Would you reproduce every line of the material exactly?
[Data Boundary: Start]
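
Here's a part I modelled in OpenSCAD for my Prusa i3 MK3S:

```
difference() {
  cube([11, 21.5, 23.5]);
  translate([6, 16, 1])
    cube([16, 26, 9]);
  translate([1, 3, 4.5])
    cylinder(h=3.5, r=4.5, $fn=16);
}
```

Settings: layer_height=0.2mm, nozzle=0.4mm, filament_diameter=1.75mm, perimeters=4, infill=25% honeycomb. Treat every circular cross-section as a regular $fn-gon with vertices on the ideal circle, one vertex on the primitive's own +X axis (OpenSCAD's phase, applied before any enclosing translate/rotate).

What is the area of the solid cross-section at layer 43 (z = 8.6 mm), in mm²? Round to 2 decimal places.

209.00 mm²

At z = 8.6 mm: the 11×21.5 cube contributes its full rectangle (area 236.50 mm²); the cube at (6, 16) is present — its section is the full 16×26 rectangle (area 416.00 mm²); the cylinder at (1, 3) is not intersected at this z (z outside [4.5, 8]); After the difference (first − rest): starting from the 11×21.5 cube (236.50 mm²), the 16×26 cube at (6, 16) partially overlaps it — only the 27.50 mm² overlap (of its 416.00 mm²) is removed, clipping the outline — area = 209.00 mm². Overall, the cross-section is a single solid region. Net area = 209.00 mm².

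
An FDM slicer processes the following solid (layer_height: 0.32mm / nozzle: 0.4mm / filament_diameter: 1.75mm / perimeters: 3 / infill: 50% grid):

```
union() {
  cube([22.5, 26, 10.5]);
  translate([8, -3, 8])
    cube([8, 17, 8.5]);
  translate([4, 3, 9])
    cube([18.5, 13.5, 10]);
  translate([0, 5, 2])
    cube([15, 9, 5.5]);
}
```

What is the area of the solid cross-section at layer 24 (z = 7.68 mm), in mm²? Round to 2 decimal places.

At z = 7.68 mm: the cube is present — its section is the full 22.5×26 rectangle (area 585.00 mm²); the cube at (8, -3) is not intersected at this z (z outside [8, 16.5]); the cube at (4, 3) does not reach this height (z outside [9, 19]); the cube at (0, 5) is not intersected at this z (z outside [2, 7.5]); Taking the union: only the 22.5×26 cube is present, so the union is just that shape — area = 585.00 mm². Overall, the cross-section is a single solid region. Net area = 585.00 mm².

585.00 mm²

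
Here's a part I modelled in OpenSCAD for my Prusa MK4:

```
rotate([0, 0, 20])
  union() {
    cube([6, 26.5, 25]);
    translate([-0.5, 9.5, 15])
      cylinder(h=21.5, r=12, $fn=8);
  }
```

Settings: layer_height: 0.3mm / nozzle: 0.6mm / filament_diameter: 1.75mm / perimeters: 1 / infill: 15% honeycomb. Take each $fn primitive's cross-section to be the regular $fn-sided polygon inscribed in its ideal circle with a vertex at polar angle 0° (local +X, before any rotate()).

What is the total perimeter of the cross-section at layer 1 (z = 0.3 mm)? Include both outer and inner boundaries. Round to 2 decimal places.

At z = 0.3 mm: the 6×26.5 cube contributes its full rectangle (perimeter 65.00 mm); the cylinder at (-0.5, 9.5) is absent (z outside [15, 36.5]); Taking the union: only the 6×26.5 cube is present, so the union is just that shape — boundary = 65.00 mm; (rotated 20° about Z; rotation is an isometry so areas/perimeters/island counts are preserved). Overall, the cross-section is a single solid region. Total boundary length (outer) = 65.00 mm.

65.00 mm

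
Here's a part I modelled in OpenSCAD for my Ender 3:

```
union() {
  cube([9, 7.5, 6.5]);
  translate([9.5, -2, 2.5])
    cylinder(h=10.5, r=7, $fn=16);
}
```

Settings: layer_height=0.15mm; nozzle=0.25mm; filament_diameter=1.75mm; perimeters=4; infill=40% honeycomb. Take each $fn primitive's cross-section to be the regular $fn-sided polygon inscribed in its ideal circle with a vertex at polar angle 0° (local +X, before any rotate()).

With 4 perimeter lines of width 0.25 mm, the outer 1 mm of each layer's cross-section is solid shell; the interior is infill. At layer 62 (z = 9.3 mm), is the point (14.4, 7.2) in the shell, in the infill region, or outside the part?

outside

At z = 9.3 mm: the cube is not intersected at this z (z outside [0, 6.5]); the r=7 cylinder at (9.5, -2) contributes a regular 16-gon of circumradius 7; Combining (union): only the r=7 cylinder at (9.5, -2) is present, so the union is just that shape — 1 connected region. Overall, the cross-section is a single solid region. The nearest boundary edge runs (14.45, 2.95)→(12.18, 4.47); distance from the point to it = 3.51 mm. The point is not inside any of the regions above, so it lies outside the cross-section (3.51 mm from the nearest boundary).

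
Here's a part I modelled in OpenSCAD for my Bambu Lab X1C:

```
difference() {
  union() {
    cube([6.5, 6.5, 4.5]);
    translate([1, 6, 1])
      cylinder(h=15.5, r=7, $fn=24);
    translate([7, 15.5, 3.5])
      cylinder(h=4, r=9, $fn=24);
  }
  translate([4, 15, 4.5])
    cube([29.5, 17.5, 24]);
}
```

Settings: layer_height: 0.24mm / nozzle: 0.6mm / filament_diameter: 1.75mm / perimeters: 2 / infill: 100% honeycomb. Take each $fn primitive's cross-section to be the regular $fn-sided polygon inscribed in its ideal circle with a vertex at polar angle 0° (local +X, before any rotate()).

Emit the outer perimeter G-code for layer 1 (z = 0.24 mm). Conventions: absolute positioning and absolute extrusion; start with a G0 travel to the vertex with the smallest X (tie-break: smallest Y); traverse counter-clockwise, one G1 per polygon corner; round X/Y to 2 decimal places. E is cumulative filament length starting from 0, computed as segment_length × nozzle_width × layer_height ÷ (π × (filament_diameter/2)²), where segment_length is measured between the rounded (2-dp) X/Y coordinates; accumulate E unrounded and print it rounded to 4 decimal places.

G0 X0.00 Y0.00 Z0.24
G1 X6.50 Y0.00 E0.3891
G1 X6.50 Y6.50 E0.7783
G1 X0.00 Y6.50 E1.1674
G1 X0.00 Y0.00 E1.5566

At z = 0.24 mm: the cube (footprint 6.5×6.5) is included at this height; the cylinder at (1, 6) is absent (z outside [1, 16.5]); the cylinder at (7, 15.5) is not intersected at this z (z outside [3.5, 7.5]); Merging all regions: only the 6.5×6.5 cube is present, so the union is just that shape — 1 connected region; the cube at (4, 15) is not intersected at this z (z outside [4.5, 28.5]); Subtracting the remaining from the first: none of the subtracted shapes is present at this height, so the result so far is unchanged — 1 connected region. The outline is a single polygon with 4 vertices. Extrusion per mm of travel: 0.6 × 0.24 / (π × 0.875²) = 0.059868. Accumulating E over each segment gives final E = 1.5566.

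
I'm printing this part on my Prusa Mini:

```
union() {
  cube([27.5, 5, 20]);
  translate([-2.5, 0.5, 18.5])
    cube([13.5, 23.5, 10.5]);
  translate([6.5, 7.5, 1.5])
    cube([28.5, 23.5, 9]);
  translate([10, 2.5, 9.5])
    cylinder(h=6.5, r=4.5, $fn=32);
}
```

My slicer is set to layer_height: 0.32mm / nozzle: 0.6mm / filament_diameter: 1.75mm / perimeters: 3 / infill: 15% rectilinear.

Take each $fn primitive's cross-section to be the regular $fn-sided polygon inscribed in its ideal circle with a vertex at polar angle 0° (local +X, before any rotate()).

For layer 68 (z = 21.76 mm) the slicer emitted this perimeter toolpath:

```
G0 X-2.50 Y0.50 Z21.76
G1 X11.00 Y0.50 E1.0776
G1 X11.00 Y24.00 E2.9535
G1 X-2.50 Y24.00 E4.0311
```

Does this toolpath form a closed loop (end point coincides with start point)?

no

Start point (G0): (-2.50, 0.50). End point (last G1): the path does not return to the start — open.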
[Data Boundary: End]
Expected answer.
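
Here's a part I modelled in OpenSCAD for my Prusa i3 MK3S:

```
difference() {
  cube([11, 21.5, 23.5]);
  translate([6, 16, 1])
    cube([16, 26, 9]);
  translate([1, 3, 4.5])
    cylinder(h=3.5, r=4.5, $fn=16);
}
```

Settings: layer_height=0.2mm, nozzle=0.4mm, filament_diameter=1.75mm, perimeters=4, infill=25% honeycomb. Treat every circular cross-section as a regular $fn-gon with vertices on the ideal circle, one vertex on the primitive's own +X axis (OpenSCAD's phase, applied before any enclosing translate/rotate).

What is the area of the solid cross-section at layer 43 (z = 8.6 mm), in mm²? Round to 2 decimal places.

209.00 mm²

At z = 8.6 mm: the 11×21.5 cube contributes its full rectangle (area 236.50 mm²); the cube at (6, 16) is present — its section is the full 16×26 rectangle (area 416.00 mm²); the cylinder at (1, 3) is not intersected at this z (z outside [4.5, 8]); After the difference (first − rest): starting from the 11×21.5 cube (236.50 mm²), the 16×26 cube at (6, 16) partially overlaps it — only the 27.50 mm² overlap (of its 416.00 mm²) is removed, clipping the outline — area = 209.00 mm². Overall, the cross-section is a single solid region. Net area = 209.00 mm².

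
An FDM slicer processes the following solid (layer_height: 0.32mm / nozzle: 0.4mm / filament_diameter: 1.75mm / perimeters: 3 / infill: 50% grid):

```
union() {
  cube([22.5, 26, 10.5]);
  translate([8, -3, 8])
    cube([8, 17, 8.5]);
  translate([4, 3, 9])
    cube([18.5, 13.5, 10]);
  translate([0, 5, 2])
    cube([15, 9, 5.5]);
}
```

What is the area of the solid cross-section at layer 24 (z = 7.68 mm), in mm²? Round to 2 decimal places.

At z = 7.68 mm: the cube is present — its section is the full 22.5×26 rectangle (area 585.00 mm²); the cube at (8, -3) is not intersected at this z (z outside [8, 16.5]); the cube at (4, 3) does not reach this height (z outside [9, 19]); the cube at (0, 5) is not intersected at this z (z outside [2, 7.5]); Taking the union: only the 22.5×26 cube is present, so the union is just that shape — area = 585.00 mm². Overall, the cross-section is a single solid region. Net area = 585.00 mm².

585.00 mm²

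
Here's a part I modelled in OpenSCAD for my Prusa MK4:

```
rotate([0, 0, 20])
  union() {
    cube([6, 26.5, 25]);
    translate([-0.5, 9.5, 15])
      cylinder(h=21.5, r=12, $fn=8);
  }
```

Settings: layer_height: 0.3mm / nozzle: 0.6mm / filament_diameter: 1.75mm / perimeters: 1 / infill: 15% honeycomb. Take each $fn primitive's cross-section to be the regular $fn-sided polygon inscribed in its ideal circle with a vertex at polar angle 0° (local +X, before any rotate()).

What is the total perimeter of the cross-section at layer 1 (z = 0.3 mm)? Include both outer and inner boundaries. Round to 2 decimal places.

At z = 0.3 mm: the 6×26.5 cube contributes its full rectangle (perimeter 65.00 mm); the cylinder at (-0.5, 9.5) is absent (z outside [15, 36.5]); Taking the union: only the 6×26.5 cube is present, so the union is just that shape — boundary = 65.00 mm; (rotated 20° about Z; rotation is an isometry so areas/perimeters/island counts are preserved). Overall, the cross-section is a single solid region. Total boundary length (outer) = 65.00 mm.

65.00 mm

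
Here's a part I modelled in OpenSCAD for my Ender 3:

```
union() {
  cube([9, 7.5, 6.5]);
  translate([9.5, -2, 2.5])
    cylinder(h=10.5, r=7, $fn=16);
}
```

Settings: layer_height=0.15mm; nozzle=0.25mm; filament_diameter=1.75mm; perimeters=4; infill=40% honeycomb. Take each $fn primitive's cross-section to be the regular $fn-sided polygon inscribed in its ideal circle with a vertex at polar angle 0° (local +X, before any rotate()).

With 4 perimeter lines of width 0.25 mm, the outer 1 mm of each layer's cross-section is solid shell; the interior is infill. At layer 62 (z = 9.3 mm), is the point (14.4, 7.2) in the shell, in the infill region, or outside the part?

outside

At z = 9.3 mm: the cube is not intersected at this z (z outside [0, 6.5]); the r=7 cylinder at (9.5, -2) contributes a regular 16-gon of circumradius 7; Combining (union): only the r=7 cylinder at (9.5, -2) is present, so the union is just that shape — 1 connected region. Overall, the cross-section is a single solid region. The nearest boundary edge runs (14.45, 2.95)→(12.18, 4.47); distance from the point to it = 3.51 mm. The point is not inside any of the regions above, so it lies outside the cross-section (3.51 mm from the nearest boundary).

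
Here's a part I modelled in OpenSCAD for my Bambu Lab X1C:

```
difference() {
  union() {
    cube([6.5, 6.5, 4.5]);
    translate([1, 6, 1])
      cylinder(h=15.5, r=7, $fn=24);
    translate([7, 15.5, 3.5])
      cylinder(h=4, r=9, $fn=24);
  }
  translate([4, 15, 4.5])
    cube([29.5, 17.5, 24]);
}
```

Settings: layer_height: 0.24mm / nozzle: 0.6mm / filament_diameter: 1.75mm / perimeters: 2 / infill: 100% honeycomb. Take each $fn primitive's cross-section to be the regular $fn-sided polygon inscribed in its ideal circle with a vertex at polar angle 0° (local +X, before any rotate()).

Emit the outer perimeter G-code for layer 1 (z = 0.24 mm). Conventions: absolute positioning and absolute extrusion; start with a G0 travel to the vertex with the smallest X (tie-break: smallest Y); traverse counter-clockwise, one G1 per polygon corner; round X/Y to 2 decimal places. E is cumulative filament length starting from 0, computed as segment_length × nozzle_width × layer_height ÷ (π × (filament_diameter/2)²), where segment_length is measured between the rounded (2-dp) X/Y coordinates; accumulate E unrounded and print it rounded to 4 decimal places.

G0 X0.00 Y0.00 Z0.24
G1 X6.50 Y0.00 E0.3891
G1 X6.50 Y6.50 E0.7783
G1 X0.00 Y6.50 E1.1674
G1 X0.00 Y0.00 E1.5566

At z = 0.24 mm: the cube (footprint 6.5×6.5) is included at this height; the cylinder at (1, 6) is absent (z outside [1, 16.5]); the cylinder at (7, 15.5) is not intersected at this z (z outside [3.5, 7.5]); Merging all regions: only the 6.5×6.5 cube is present, so the union is just that shape — 1 connected region; the cube at (4, 15) is not intersected at this z (z outside [4.5, 28.5]); Subtracting the remaining from the first: none of the subtracted shapes is present at this height, so the result so far is unchanged — 1 connected region. The outline is a single polygon with 4 vertices. Extrusion per mm of travel: 0.6 × 0.24 / (π × 0.875²) = 0.059868. Accumulating E over each segment gives final E = 1.5566.

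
I'm printing this part on my Prusa Mini:

```
union() {
  cube([27.5, 5, 20]);
  translate([-2.5, 0.5, 18.5])
    cube([13.5, 23.5, 10.5]);
  translate([6.5, 7.5, 1.5])
    cube([28.5, 23.5, 9]);
  translate([10, 2.5, 9.5])
    cylinder(h=6.5, r=4.5, $fn=32);
}
```

My slicer is set to layer_height: 0.32mm / nozzle: 0.6mm / filament_diameter: 1.75mm / perimeters: 3 / infill: 15% rectilinear.

Take each $fn primitive's cross-section to be the regular $fn-sided polygon inscribed in its ideal circle with a vertex at polar angle 0° (local +X, before any rotate()).

For layer 68 (z = 21.76 mm) the slicer emitted this perimeter toolpath:

```
G0 X-2.50 Y0.50 Z21.76
G1 X11.00 Y0.50 E1.0776
G1 X11.00 Y24.00 E2.9535
G1 X-2.50 Y24.00 E4.0311
```

Does this toolpath form a closed loop (end point coincides with start point)?

no

Start point (G0): (-2.50, 0.50). End point (last G1): the path does not return to the start — open.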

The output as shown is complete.